== Segment start ==
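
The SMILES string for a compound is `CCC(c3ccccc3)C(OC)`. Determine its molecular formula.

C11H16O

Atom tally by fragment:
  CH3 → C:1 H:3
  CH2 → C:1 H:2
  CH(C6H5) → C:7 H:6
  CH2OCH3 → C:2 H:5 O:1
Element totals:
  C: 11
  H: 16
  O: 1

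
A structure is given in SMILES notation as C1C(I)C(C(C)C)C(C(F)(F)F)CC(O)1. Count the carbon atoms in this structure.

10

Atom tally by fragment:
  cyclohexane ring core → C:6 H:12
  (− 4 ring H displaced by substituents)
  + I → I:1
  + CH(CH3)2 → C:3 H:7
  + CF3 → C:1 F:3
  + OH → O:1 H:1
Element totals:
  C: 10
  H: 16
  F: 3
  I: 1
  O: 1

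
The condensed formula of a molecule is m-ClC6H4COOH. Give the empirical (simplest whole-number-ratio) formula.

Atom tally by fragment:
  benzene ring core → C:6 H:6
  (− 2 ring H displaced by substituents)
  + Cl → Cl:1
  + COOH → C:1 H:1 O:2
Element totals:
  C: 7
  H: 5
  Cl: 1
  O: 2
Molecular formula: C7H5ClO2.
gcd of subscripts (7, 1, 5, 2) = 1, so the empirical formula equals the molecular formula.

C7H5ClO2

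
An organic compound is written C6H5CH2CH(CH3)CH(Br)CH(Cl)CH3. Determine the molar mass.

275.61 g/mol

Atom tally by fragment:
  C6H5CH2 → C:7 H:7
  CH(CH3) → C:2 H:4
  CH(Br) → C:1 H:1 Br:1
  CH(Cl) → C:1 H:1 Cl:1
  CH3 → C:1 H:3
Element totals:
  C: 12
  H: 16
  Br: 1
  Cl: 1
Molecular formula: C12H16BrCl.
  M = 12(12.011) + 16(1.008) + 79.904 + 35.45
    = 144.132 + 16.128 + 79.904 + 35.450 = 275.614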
== Segment end ==
Having read the records, return each one exactly.

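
The SMILES string for a compound is `CCC(c3ccccc3)C(OC)`. Determine its molecular formula.

C11H16O

Atom tally by fragment:
  CH3 → C:1 H:3
  CH2 → C:1 H:2
  CH(C6H5) → C:7 H:6
  CH2OCH3 → C:2 H:5 O:1
Element totals:
  C: 11
  H: 16
  O: 1

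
A structure is given in SMILES notation as C1C(I)C(C(C)C)C(C(F)(F)F)CC(O)1. Count the carbon atoms in this structure.

10

Atom tally by fragment:
  cyclohexane ring core → C:6 H:12
  (− 4 ring H displaced by substituents)
  + I → I:1
  + CH(CH3)2 → C:3 H:7
  + CF3 → C:1 F:3
  + OH → O:1 H:1
Element totals:
  C: 10
  H: 16
  F: 3
  I: 1
  O: 1

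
The condensed formula of a molecule is m-ClC6H4COOH. Give the empirical (simplest whole-number-ratio) formula.

Atom tally by fragment:
  benzene ring core → C:6 H:6
  (− 2 ring H displaced by substituents)
  + Cl → Cl:1
  + COOH → C:1 H:1 O:2
Element totals:
  C: 7
  H: 5
  Cl: 1
  O: 2
Molecular formula: C7H5ClO2.
gcd of subscripts (7, 1, 5, 2) = 1, so the empirical formula equals the molecular formula.

C7H5ClO2

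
An organic compound is written C6H5CH2CH(CH3)CH(Br)CH(Cl)CH3. Determine the molar mass.

275.61 g/mol

Atom tally by fragment:
  C6H5CH2 → C:7 H:7
  CH(CH3) → C:2 H:4
  CH(Br) → C:1 H:1 Br:1
  CH(Cl) → C:1 H:1 Cl:1
  CH3 → C:1 H:3
Element totals:
  C: 12
  H: 16
  Br: 1
  Cl: 1
Molecular formula: C12H16BrCl.
  M = 12(12.011) + 16(1.008) + 79.904 + 35.45
    = 144.132 + 16.128 + 79.904 + 35.450 = 275.614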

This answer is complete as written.